WHAT TO PRODUCE: Produce word for word the lines of the data below running from the one that has "q5: x→q3, y→q3" to the one that has "s5: a→s2, b→s3", inclusive, and no others.

RECORDS TO PROCESS:

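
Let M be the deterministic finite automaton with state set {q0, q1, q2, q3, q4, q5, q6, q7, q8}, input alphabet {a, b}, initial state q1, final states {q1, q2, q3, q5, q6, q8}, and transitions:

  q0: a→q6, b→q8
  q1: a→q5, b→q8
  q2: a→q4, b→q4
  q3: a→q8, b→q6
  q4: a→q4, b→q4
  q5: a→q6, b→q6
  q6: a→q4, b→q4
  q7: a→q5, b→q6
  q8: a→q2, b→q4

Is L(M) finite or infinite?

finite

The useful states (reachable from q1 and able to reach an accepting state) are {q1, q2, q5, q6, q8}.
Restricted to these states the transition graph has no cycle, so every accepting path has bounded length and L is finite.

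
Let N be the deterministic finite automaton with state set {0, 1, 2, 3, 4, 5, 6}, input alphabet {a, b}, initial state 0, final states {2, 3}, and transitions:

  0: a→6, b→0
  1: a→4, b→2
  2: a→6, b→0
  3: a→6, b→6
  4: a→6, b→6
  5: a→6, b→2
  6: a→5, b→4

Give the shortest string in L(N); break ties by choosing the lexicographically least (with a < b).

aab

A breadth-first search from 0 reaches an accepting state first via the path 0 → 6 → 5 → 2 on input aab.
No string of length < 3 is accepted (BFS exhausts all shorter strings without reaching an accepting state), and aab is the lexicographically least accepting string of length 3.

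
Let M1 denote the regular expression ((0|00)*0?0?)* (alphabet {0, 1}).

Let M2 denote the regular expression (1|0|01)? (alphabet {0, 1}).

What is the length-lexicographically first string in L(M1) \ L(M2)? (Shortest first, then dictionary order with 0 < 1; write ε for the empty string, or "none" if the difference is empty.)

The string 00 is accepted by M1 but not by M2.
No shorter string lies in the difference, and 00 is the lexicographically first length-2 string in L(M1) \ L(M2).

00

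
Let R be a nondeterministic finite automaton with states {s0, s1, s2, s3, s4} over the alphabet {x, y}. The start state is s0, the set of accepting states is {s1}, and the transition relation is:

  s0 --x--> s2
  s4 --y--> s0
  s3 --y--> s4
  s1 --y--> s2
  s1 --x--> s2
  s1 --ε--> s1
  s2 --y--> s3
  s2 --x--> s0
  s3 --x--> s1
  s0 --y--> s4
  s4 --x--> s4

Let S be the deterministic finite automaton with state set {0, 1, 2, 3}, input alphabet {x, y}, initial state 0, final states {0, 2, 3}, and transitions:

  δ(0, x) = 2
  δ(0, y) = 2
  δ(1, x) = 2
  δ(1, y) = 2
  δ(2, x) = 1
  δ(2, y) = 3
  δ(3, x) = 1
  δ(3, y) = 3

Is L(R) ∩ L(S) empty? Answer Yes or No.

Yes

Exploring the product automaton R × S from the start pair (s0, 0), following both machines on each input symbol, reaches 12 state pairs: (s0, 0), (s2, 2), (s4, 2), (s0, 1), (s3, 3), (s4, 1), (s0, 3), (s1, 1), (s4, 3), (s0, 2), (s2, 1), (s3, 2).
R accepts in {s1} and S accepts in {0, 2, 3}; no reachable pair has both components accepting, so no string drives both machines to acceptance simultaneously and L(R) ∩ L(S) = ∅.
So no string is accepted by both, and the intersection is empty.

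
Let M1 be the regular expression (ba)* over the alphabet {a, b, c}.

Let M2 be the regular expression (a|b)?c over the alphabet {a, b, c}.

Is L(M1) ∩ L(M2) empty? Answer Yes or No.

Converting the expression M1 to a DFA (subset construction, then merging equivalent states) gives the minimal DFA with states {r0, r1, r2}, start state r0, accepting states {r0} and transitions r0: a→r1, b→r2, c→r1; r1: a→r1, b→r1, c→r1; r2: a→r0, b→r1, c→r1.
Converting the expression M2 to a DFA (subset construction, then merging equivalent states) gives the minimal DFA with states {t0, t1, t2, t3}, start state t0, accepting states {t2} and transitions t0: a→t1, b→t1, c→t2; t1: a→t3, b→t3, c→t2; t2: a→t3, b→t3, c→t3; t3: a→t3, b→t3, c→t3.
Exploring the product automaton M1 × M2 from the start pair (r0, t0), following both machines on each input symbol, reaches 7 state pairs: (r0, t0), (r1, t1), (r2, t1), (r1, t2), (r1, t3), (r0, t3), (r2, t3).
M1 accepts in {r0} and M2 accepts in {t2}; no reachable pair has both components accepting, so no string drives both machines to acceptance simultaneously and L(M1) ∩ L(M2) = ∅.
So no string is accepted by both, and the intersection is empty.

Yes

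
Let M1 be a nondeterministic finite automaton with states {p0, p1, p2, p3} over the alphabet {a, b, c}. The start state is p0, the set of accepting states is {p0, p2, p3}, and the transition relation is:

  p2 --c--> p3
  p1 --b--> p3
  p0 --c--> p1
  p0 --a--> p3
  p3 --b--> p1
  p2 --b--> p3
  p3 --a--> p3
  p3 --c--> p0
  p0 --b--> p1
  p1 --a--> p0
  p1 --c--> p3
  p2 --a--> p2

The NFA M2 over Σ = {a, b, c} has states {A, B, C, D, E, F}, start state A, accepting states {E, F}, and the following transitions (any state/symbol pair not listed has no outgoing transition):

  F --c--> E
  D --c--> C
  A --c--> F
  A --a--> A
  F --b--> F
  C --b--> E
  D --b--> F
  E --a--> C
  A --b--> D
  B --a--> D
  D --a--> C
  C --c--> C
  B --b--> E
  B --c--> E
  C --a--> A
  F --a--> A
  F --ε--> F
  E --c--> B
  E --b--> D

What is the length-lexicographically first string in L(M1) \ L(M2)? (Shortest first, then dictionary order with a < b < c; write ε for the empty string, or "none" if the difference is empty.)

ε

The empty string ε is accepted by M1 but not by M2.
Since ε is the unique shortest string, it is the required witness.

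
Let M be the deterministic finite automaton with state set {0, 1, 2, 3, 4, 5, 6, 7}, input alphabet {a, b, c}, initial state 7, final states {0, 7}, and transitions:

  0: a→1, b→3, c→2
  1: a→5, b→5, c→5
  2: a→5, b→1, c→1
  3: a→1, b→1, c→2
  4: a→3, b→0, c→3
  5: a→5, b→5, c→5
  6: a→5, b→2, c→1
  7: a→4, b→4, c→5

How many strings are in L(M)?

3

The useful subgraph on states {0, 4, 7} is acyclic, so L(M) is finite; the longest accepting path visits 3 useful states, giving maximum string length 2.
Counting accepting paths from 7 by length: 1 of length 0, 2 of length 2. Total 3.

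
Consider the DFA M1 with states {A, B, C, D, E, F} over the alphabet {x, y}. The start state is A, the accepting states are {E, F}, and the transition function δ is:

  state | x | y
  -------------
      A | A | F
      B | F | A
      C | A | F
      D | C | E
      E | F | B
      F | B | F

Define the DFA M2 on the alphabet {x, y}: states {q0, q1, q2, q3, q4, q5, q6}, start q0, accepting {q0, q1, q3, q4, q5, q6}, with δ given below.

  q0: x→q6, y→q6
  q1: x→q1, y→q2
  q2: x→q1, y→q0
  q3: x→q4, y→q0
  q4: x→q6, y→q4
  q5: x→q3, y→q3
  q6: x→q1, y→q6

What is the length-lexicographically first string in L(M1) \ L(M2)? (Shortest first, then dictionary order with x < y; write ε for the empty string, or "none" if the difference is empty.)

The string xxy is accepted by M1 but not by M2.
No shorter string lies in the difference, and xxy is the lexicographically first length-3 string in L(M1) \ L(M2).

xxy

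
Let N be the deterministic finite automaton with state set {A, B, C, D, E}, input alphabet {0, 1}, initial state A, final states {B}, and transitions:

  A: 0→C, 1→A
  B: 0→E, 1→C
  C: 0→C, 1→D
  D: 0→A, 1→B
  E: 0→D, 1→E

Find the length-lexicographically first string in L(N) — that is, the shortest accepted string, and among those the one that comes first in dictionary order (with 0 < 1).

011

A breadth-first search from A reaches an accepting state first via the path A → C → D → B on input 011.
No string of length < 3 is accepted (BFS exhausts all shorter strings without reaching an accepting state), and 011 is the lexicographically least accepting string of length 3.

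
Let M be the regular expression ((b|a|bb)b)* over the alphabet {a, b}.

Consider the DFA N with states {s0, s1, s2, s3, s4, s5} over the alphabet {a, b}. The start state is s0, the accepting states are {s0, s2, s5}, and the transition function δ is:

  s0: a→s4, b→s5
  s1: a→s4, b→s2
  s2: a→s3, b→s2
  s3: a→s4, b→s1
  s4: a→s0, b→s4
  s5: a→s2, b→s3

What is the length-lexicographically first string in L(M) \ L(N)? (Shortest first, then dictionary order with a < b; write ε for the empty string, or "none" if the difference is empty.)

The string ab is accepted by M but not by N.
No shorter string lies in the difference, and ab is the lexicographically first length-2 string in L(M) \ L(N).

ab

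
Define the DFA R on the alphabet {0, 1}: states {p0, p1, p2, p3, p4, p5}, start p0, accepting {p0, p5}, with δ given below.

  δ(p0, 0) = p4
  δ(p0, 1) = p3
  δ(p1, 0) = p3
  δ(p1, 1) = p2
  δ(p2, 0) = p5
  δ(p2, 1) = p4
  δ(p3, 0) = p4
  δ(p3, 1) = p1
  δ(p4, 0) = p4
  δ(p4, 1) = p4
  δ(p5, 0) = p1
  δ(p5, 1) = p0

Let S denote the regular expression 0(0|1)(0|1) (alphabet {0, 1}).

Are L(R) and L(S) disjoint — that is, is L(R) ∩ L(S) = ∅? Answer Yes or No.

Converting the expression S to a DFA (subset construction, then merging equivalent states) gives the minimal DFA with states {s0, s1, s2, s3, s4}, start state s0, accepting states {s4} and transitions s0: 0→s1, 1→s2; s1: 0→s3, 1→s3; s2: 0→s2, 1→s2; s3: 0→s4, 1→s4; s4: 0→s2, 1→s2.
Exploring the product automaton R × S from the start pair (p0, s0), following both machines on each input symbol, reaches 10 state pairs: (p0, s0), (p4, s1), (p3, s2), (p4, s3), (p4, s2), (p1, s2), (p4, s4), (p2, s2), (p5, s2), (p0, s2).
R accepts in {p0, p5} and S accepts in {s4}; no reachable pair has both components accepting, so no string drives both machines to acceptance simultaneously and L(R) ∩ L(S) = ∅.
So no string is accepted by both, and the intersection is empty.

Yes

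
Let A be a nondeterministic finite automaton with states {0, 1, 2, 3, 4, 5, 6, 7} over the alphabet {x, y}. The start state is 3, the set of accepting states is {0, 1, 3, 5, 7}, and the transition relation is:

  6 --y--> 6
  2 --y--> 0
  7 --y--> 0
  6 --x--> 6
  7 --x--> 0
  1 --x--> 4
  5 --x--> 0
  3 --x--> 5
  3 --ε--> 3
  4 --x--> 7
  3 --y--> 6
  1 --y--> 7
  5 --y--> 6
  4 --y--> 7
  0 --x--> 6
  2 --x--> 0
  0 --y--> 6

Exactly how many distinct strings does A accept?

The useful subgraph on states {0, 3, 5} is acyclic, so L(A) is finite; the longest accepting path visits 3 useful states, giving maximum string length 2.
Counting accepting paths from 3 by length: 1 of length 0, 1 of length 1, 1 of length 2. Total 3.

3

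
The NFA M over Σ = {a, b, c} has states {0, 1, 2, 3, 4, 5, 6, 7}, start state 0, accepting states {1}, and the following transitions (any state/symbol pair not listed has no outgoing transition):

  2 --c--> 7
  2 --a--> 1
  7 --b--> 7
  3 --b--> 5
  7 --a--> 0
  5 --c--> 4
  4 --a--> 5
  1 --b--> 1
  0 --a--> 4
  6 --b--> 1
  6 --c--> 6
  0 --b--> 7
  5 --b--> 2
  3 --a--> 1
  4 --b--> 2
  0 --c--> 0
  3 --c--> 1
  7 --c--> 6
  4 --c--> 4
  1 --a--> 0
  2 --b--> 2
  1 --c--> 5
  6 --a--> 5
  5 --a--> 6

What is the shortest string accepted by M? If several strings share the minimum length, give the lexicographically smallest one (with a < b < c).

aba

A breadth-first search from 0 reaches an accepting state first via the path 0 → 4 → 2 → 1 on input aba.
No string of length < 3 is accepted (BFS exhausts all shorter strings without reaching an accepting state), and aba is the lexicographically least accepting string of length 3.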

ANSWER FOR THE TASK:
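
  q5: x→q3, y→q3
  q6: x→q1, y→q6

What is the length-lexicographically first string in L(M1) \ L(M2)? (Shortest first, then dictionary order with x < y; write ε for the empty string, or "none" if the difference is empty.)

The string xxy is accepted by M1 but not by M2.
No shorter string lies in the difference, and xxy is the lexicographically first length-3 string in L(M1) \ L(M2).

xxy

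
Let N be the deterministic finite automaton with state set {A, B, C, D, E}, input alphabet {0, 1}, initial state A, final states {B}, and transitions:

  A: 0→C, 1→A
  B: 0→E, 1→C
  C: 0→C, 1→D
  D: 0→A, 1→B
  E: 0→D, 1→E

Find the length-lexicographically first string in L(N) — that is, the shortest accepted string, and among those the one that comes first in dictionary order (with 0 < 1).

011

A breadth-first search from A reaches an accepting state first via the path A → C → D → B on input 011.
No string of length < 3 is accepted (BFS exhausts all shorter strings without reaching an accepting state), and 011 is the lexicographically least accepting string of length 3.

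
Let M be the regular expression ((b|a|bb)b)* over the alphabet {a, b}.

Consider the DFA N with states {s0, s1, s2, s3, s4, s5} over the alphabet {a, b}. The start state is s0, the accepting states are {s0, s2, s5}, and the transition function δ is:

  s0: a→s4, b→s5
  s1: a→s4, b→s2
  s2: a→s3, b→s2
  s3: a→s4, b→s1
  s4: a→s0, b→s4
  s5: a→s2, b→s3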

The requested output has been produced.